### TASK GOAL
Only the lines from the one containing "pair(op(B, 7), 7)" through the one containing "q(one, op(b, nil)) = q(T, op(b, nil))" should be printed, exactly as they appear below, with both ends included.

Saved entries:
----
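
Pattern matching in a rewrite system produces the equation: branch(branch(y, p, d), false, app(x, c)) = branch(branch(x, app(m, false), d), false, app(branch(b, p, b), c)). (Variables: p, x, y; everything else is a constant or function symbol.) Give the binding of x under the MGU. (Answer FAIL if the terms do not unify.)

branch(b, app(m, false), b)

Decompose branch/3: branch(y, p, d) = branch(x, app(m, false), d),  false = false,  app(x, c) = app(branch(b, p, b), c).
Decompose branch/3: y = x,  p = app(m, false),  d = d.
Bind y := x; no other remaining equation mentions y.
Bind p := app(m, false); substituting into the one remaining equation that mentions p gives: app(x, c) = app(branch(b, app(m, false), b), c).
Delete trivial equation d = d.
Delete trivial equation false = false.
Decompose app/2: x = branch(b, app(m, false), b),  c = c.
Bind x := branch(b, app(m, false), b); no other remaining equation mentions x. Substituting into the earlier binding gives y := branch(b, app(m, false), b).
Delete trivial equation c = c.
MGU = { y -> branch(b, app(m, false), b), p -> app(m, false), x -> branch(b, app(m, false), b) }, so x -> branch(b, app(m, false), b).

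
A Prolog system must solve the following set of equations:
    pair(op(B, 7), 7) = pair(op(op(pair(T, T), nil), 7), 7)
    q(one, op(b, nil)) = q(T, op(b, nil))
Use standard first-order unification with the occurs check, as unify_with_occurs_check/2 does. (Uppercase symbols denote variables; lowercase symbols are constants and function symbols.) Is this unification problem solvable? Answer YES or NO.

YES

Decompose pair/2: op(B, 7) = op(op(pair(T, T), nil), 7),  7 = 7.
Decompose op/2: B = op(pair(T, T), nil),  7 = 7.
Bind B := op(pair(T, T), nil); no other remaining equation mentions B.
Delete trivial equation 7 = 7.
Delete trivial equation 7 = 7.
Decompose q/2: one = T,  op(b, nil) = op(b, nil).
Bind T := one; no other remaining equation mentions T. Substituting into the earlier binding gives B := op(pair(one, one), nil).
Delete trivial equation op(b, nil) = op(b, nil).
No equations remain and no clash or occurs-check failure arose, so a unifier exists.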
----
### EXPECTED OUTPUT
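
    pair(op(B, 7), 7) = pair(op(op(pair(T, T), nil), 7), 7)
    q(one, op(b, nil)) = q(T, op(b, nil))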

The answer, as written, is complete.